Consider the entries given below. Count the lines that include "with" and give only the count.

**Collected data entries**:
☆ ☆ ☆ ☆ ☆ ☆ ☆

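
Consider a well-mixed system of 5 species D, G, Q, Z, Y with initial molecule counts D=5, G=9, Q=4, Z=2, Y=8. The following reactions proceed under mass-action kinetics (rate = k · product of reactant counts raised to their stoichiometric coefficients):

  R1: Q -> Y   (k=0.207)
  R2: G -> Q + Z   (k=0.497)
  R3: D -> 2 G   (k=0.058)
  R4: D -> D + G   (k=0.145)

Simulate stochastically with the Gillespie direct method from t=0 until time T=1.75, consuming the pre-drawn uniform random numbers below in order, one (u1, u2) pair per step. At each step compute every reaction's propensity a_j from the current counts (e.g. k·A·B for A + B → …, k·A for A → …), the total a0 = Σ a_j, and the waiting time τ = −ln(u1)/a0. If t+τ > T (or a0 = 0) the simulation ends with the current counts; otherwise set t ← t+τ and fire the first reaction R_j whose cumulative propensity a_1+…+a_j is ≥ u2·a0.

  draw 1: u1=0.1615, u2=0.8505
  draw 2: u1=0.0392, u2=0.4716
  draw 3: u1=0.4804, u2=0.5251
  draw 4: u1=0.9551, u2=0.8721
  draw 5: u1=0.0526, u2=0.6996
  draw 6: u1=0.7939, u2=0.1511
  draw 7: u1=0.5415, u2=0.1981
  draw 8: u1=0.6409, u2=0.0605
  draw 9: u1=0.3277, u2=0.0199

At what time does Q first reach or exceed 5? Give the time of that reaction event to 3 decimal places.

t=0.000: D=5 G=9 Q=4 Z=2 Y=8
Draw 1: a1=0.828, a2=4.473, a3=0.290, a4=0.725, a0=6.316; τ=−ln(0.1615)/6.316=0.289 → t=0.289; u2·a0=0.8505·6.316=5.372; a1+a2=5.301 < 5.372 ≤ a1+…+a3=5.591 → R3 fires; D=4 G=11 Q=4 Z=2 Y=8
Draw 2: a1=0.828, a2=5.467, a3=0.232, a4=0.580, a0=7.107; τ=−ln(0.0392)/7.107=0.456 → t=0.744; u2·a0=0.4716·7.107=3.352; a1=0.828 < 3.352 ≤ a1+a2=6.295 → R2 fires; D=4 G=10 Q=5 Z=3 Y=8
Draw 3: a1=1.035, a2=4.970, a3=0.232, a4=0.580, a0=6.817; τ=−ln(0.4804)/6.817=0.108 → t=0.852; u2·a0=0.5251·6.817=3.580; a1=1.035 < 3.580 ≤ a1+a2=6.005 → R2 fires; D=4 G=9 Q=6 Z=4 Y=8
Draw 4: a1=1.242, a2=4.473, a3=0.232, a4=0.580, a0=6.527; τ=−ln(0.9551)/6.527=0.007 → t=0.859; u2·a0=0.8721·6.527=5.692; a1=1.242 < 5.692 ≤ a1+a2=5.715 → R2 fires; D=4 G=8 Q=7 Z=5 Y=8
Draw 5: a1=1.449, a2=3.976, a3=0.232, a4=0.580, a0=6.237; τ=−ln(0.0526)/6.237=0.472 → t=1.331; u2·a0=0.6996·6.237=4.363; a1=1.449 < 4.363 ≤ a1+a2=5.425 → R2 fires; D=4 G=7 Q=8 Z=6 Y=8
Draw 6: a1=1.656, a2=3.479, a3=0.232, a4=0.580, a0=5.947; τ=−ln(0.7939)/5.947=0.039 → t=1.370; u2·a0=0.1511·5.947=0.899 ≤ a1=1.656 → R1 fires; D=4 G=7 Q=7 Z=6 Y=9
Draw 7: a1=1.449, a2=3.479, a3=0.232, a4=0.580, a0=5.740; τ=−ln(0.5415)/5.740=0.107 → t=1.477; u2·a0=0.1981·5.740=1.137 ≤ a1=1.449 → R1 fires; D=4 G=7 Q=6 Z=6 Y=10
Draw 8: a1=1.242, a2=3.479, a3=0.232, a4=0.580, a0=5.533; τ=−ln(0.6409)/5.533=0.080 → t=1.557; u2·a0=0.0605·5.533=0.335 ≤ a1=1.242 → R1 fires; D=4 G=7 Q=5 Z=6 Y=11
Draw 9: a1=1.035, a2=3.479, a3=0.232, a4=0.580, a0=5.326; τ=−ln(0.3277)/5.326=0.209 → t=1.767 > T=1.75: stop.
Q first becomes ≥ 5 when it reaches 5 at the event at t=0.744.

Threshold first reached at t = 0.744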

☆ ☆ ☆ ☆ ☆ ☆ ☆

**Written response**:
2